▸ What is required
Copy out nothing but the line containing "Determine the altitude" and the lines that follow it to the end of the entries, exactly as they stand.

*** Records shown ***

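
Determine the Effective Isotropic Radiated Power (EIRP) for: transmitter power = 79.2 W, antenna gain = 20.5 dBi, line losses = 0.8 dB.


Pt = 79.2 W = 18.9873 dBW
EIRP = Pt_dBW + Gt - losses = 18.9873 + 20.5 - 0.8 = 38.6873 dBW

38.6873 dBW


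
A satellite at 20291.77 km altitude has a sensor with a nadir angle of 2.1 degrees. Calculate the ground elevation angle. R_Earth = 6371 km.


r = R_E + alt = 26662.7700 km
Law of sines in the satellite / Earth-center / ground-point triangle:
  sin(nadir)/R_E = sin(90 + el)/r  =>  cos(el) = (r/R_E)*sin(nadir)
cos(el) = (26662.7700 / 6371.0000) * sin(2.1 deg) = 0.1533547
el = arccos(0.1533547) = 81.1786 deg
(Earth-central angle = 90 - nadir - el = 6.7214 deg)

81.1786 degrees


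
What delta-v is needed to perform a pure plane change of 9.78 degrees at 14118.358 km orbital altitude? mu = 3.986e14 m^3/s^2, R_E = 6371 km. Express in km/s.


r = 20489.3580 km = 2.0489358e+07 m
V = sqrt(mu/r) = 4410.6690 m/s
di = 9.78 deg = 0.1706932 rad
dV = 2*V*sin(di/2) = 2*4410.6690*sin(0.0853466)
dV = 751.9576 m/s = 0.7519576 km/s

0.7520 km/s


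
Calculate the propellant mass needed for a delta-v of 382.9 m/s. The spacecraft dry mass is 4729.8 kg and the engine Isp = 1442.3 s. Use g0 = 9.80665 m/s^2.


ve = Isp * g0 = 1442.3 * 9.80665 = 14144.131295 m/s
mass ratio = exp(dv/ve) = exp(382.9/14144.131295) = 1.02744106
m_prop = m_dry * (mr - 1) = 4729.8 * (1.02744106 - 1)
m_prop = 129.7907 kg

129.7907 kg


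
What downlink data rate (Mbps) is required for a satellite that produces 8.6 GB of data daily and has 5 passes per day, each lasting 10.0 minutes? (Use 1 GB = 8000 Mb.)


total contact time = 5 * 10.0 * 60 = 3000.0000 s
data = 8.6 GB = 68800.0000 Mb
rate = 68800.0000 / 3000.0000 = 22.9333 Mbps

22.9333 Mbps


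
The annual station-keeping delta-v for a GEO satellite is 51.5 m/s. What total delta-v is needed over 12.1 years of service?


dV = rate * years = 51.5 * 12.1
dV = 623.1500 m/s

623.1500 m/s


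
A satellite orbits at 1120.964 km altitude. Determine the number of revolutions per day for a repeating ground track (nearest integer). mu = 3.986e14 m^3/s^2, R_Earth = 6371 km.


r = 7.491964e+06 m
T = 2*pi*sqrt(r^3/mu) = 6453.6401 s = 107.5607 min
revs/day = 1440 / 107.5607 = 13.3878
Rounded: 13 revolutions per day

13 revolutions per day


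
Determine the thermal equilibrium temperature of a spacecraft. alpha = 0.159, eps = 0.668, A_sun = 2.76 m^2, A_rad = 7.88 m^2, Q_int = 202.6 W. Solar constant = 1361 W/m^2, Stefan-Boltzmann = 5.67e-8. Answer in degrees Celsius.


Numerator = alpha*S*A_sun + Q_int = 0.159*1361*2.76 + 202.6 = 799.8612 W
Denominator = eps*sigma*A_rad = 0.668*5.67e-8*7.88 = 2.9845973e-07 W/K^4
T^4 = 2.6799637e+09 K^4
T = 227.5266 K = -45.6234 C

-45.6234 degrees Celsius


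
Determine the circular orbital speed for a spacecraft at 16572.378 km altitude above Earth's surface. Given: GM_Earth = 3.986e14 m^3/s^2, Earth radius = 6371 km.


r = R_E + alt = 6371.0 + 16572.378 = 22943.3780 km = 2.2943378e+07 m
v = sqrt(mu/r) = sqrt(3.986e14 / 2.2943378e+07) = 4168.1176 m/s = 4.1681 km/s

4.1681 km/s


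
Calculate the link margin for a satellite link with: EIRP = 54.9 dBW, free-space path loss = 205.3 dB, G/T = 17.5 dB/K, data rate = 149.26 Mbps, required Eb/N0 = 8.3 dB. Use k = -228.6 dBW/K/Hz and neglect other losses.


C/N0 = EIRP - FSPL + G/T - k = 54.9 - 205.3 + 17.5 - (-228.6)
C/N0 = 95.7000 dB-Hz
R_b = 149.26 Mbps = 1.4926e+08 bps -> 10*log10(R_b) = 81.7394 dB-Hz
Eb/N0 = C/N0 - 10*log10(R_b) = 95.7000 - 81.7394 = 13.9606 dB
Margin = Eb/N0 - Eb/N0_req = 13.9606 - 8.3 = 5.6606 dB (link closes)

5.6606 dB


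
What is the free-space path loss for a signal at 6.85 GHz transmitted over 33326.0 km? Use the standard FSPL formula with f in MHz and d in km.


f = 6.85 GHz = 6850.0000 MHz
d = 33326.0 km
FSPL = 32.44 + 20*log10(6850.0000) + 20*log10(33326.0)
FSPL = 32.44 + 76.7138 + 90.4557
FSPL = 199.6095 dB

199.6095 dB


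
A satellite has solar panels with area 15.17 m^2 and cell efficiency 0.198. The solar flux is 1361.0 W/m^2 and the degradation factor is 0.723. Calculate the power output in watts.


P = area * eta * S * degradation
P = 15.17 * 0.198 * 1361.0 * 0.723
P = 2955.6105 W

2955.6105 W


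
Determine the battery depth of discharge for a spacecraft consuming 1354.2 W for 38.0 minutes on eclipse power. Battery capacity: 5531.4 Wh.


E_used = P * t / 60 = 1354.2 * 38.0 / 60 = 857.6600 Wh
DOD = E_used / E_total * 100 = 857.6600 / 5531.4 * 100
DOD = 15.5053 %

15.5053 %


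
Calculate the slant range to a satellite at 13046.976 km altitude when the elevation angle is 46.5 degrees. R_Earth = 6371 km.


h = 13046.976 km, el = 46.5 deg
d = -R_E*sin(el) + sqrt((R_E*sin(el))^2 + 2*R_E*h + h^2)
d = -6371.0000*sin(0.8115781) + sqrt((6371.0000*0.7253744)^2 + 2*6371.0000*13046.976 + 13046.976^2)
d = 14294.9059 km

14294.9059 km


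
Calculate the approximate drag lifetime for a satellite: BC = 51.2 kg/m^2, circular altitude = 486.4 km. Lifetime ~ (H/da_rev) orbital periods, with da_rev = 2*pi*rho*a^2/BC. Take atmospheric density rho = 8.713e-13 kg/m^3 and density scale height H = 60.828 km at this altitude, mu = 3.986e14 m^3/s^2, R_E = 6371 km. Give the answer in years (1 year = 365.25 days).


a = R_E + alt = 6857.4000 km = 6.8574e+06 m
da_rev = 2*pi*rho*a^2/BC = 2*pi*8.713e-13*(6.8574e+06)^2/51.2 = 5.028015 m per revolution
N = H/da_rev = 60828.0000 m / 5.028015 m = 12097.8153 revolutions
P = 2*pi*sqrt(a^3/mu) = 5651.3271 s
lifetime = N*P = 12097.8153 * 5651.3271 = 6.8368712e+07 s = 791.3045 days
years = 791.3045 / 365.25 = 2.1665 years

2.1665 years


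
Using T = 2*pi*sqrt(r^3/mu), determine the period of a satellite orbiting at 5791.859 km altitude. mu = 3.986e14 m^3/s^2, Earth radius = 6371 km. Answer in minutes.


r = 12162.8590 km = 1.2162859e+07 m
T = 2*pi*sqrt(r^3/mu) = 2*pi*sqrt(1.7993142e+21 / 3.986e14)
T = 13349.4917 s = 222.4915 min

222.4915 minutes


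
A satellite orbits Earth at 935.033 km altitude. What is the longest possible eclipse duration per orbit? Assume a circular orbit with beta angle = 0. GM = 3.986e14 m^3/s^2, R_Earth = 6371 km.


r = 7306.0330 km
T = 103.5816 min
Eclipse fraction = arcsin(R_E/r)/pi = arcsin(6371.0000/7306.0330)/pi
= arcsin(0.8720191)/pi = 0.3371896
Eclipse duration = 0.3371896 * 103.5816 = 34.9266 min

34.9266 minutes


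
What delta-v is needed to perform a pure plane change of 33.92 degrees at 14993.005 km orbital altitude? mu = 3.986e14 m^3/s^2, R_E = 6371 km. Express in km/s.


r = 21364.0050 km = 2.1364005e+07 m
V = sqrt(mu/r) = 4319.4387 m/s
di = 33.92 deg = 0.5920157 rad
dV = 2*V*sin(di/2) = 2*4319.4387*sin(0.2960078)
dV = 2519.9951 m/s = 2.5200 km/s

2.5200 km/s


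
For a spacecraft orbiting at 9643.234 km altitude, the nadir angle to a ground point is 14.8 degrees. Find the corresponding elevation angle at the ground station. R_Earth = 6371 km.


r = R_E + alt = 16014.2340 km
Law of sines in the satellite / Earth-center / ground-point triangle:
  sin(nadir)/R_E = sin(90 + el)/r  =>  cos(el) = (r/R_E)*sin(nadir)
cos(el) = (16014.2340 / 6371.0000) * sin(14.8 deg) = 0.642092
el = arccos(0.642092) = 50.0520 deg
(Earth-central angle = 90 - nadir - el = 25.1480 deg)

50.0520 degrees


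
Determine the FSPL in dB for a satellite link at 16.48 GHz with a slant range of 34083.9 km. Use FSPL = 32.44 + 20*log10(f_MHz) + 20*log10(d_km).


f = 16.48 GHz = 16480.0000 MHz
d = 34083.9 km
FSPL = 32.44 + 20*log10(16480.0000) + 20*log10(34083.9)
FSPL = 32.44 + 84.3391 + 90.6510
FSPL = 207.4301 dB

207.4301 dB


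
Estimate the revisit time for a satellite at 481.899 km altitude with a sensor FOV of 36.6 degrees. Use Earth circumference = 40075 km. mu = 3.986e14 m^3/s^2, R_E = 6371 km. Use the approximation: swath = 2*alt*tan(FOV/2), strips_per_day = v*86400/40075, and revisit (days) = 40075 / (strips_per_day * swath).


swath = 2*481.899*tan(0.3193953) = 318.7457 km
v = sqrt(mu/r) = 7626.6090 m/s = 7.6266 km/s
strips/day = v*86400/40075 = 7.6266*86400/40075 = 16.4426
coverage/day = strips * swath = 16.4426 * 318.7457 = 5241.0228 km
revisit = 40075 / 5241.0228 = 7.6464 days

7.6464 days


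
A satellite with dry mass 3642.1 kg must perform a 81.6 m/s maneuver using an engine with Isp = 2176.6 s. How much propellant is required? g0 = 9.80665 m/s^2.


ve = Isp * g0 = 2176.6 * 9.80665 = 21345.154390 m/s
mass ratio = exp(dv/ve) = exp(81.6/21345.154390) = 1.00383020
m_prop = m_dry * (mr - 1) = 3642.1 * (1.00383020 - 1)
m_prop = 13.9500 kg

13.9500 kg


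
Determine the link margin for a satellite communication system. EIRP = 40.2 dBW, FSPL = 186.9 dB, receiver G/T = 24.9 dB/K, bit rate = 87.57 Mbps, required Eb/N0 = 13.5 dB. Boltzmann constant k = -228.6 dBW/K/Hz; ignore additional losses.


C/N0 = EIRP - FSPL + G/T - k = 40.2 - 186.9 + 24.9 - (-228.6)
C/N0 = 106.8000 dB-Hz
R_b = 87.57 Mbps = 8.757e+07 bps -> 10*log10(R_b) = 79.4236 dB-Hz
Eb/N0 = C/N0 - 10*log10(R_b) = 106.8000 - 79.4236 = 27.3764 dB
Margin = Eb/N0 - Eb/N0_req = 27.3764 - 13.5 = 13.8764 dB (link closes)

13.8764 dB


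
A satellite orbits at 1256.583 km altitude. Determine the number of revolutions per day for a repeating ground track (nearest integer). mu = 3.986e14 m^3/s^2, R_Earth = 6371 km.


r = 7.627583e+06 m
T = 2*pi*sqrt(r^3/mu) = 6629.6658 s = 110.4944 min
revs/day = 1440 / 110.4944 = 13.0323
Rounded: 13 revolutions per day

13 revolutions per day


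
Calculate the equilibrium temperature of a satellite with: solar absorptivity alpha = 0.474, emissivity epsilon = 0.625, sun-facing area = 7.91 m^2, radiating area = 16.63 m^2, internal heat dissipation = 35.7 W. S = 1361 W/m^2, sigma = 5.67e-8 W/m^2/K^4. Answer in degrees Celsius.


Numerator = alpha*S*A_sun + Q_int = 0.474*1361*7.91 + 35.7 = 5138.5517 W
Denominator = eps*sigma*A_rad = 0.625*5.67e-8*16.63 = 5.8932563e-07 W/K^4
T^4 = 8.719376e+09 K^4
T = 305.5775 K = 32.4275 C

32.4275 degrees Celsius


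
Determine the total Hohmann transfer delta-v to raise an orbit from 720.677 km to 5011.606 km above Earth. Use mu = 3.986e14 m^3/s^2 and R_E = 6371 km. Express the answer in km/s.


r1 = 7091.6770 km = 7.091677e+06 m
r2 = 11382.6060 km = 1.1382606e+07 m
dv1 = sqrt(mu/r1)*(sqrt(2*r2/(r1+r2)) - 1) = 825.2398 m/s
dv2 = sqrt(mu/r2)*(1 - sqrt(2*r1/(r1+r2))) = 732.5736 m/s
total dv = |dv1| + |dv2| = 825.2398 + 732.5736 = 1557.8134 m/s = 1.5578 km/s

1.5578 km/s


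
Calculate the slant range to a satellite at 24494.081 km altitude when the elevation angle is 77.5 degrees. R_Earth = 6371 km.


h = 24494.081 km, el = 77.5 deg
d = -R_E*sin(el) + sqrt((R_E*sin(el))^2 + 2*R_E*h + h^2)
d = -6371.0000*sin(1.3526) + sqrt((6371.0000*0.976296)^2 + 2*6371.0000*24494.081 + 24494.081^2)
d = 24614.2809 km

24614.2809 km


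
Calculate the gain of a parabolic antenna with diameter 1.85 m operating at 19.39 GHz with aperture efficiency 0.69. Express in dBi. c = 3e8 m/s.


lambda = c/f = 3e8 / 1.939e+10 = 0.01547189 m
G = eta*(pi*D/lambda)^2 = 0.69*(pi*1.85/0.01547189)^2
G = 97365.5680 (linear)
G = 10*log10(97365.5680) = 49.8841 dBi

49.8841 dBi


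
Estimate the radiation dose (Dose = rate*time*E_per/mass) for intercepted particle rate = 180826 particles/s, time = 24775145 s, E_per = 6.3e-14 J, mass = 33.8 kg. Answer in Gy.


Total energy deposited = rate * time * E_per
  = 180826 * 24775145 * 6.3e-14 = 0.2822394 J
Dose = E_total / mass = 0.2822394 / 33.8
Dose = 0.008350278 Gy

0.0084 Gy


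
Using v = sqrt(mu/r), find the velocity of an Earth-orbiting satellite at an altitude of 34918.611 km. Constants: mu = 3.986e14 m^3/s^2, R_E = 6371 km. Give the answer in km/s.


r = R_E + alt = 6371.0 + 34918.611 = 41289.6110 km = 4.1289611e+07 m
v = sqrt(mu/r) = sqrt(3.986e14 / 4.1289611e+07) = 3107.0501 m/s = 3.1071 km/s

3.1071 km/s


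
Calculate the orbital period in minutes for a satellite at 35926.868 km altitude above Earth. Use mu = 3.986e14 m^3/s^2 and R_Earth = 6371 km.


r = 42297.8680 km = 4.2297868e+07 m
T = 2*pi*sqrt(r^3/mu) = 2*pi*sqrt(7.5675523e+22 / 3.986e14)
T = 86574.2898 s = 1442.9048 min

1442.9048 minutes


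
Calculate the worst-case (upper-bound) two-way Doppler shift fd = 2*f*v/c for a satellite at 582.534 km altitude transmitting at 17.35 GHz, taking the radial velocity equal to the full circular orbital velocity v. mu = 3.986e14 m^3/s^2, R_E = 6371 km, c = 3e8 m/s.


r = 6.953534e+06 m
v = sqrt(mu/r) = 7571.2198 m/s (worst-case radial velocity)
f = 17.35 GHz = 1.735e+10 Hz
fd = 2*f*v/c = 2*1.735e+10*7571.2198/3.0e+08
fd = 875737.7600 Hz

875737.7600 Hz


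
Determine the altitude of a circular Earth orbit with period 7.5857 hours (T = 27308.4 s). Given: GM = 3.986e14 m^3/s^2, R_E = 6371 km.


T = 27308.4 s
r = (mu*T^2/(4*pi^2))^(1/3) = (3.986e14 * 27308.4^2 / (4*pi^2))^(1/3)
r = 1.9600028e+07 m = 19600.0279 km
alt = r - R_E = 19600.0279 - 6371 = 13229.0279 km

13229.0279 km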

*** End of Records shown ***

▸ Solution to the exercise
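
Determine the altitude of a circular Earth orbit with period 7.5857 hours (T = 27308.4 s). Given: GM = 3.986e14 m^3/s^2, R_E = 6371 km.


T = 27308.4 s
r = (mu*T^2/(4*pi^2))^(1/3) = (3.986e14 * 27308.4^2 / (4*pi^2))^(1/3)
r = 1.9600028e+07 m = 19600.0279 km
alt = r - R_E = 19600.0279 - 6371 = 13229.0279 km

13229.0279 km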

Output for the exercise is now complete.